Task input ->
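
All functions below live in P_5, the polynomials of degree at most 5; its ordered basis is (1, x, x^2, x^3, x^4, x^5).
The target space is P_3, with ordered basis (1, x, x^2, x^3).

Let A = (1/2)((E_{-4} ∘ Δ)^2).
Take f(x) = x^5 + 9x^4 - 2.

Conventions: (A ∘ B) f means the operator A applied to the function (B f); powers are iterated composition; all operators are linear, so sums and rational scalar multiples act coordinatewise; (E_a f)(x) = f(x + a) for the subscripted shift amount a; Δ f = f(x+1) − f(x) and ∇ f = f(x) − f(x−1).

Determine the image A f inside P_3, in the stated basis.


Δ f = 5x^4 + 46x^3 + 64x^2 + 41x + 10
E_{-4} Δ f = 5x^4 - 34x^3 - 8x^2 + 457x - 794
Δ (E_{-4} ∘ Δ) f = 20x^3 - 72x^2 - 98x + 420
E_{-4} Δ (E_{-4} ∘ Δ) f = 20x^3 - 312x^2 + 1438x - 1620
((1/2)((E_{-4} ∘ Δ)^2)) f = 10x^3 - 156x^2 + 719x - 810

the result is g(x) = 10x^3 - 156x^2 + 719x - 810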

Requirement -> Filter the records down to the lines that contain the string "ordered", and copy those lines.

Completed exercise ->
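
All functions below live in P_5, the polynomials of degree at most 5; its ordered basis is (1, x, x^2, x^3, x^4, x^5).
The target space is P_3, with ordered basis (1, x, x^2, x^3).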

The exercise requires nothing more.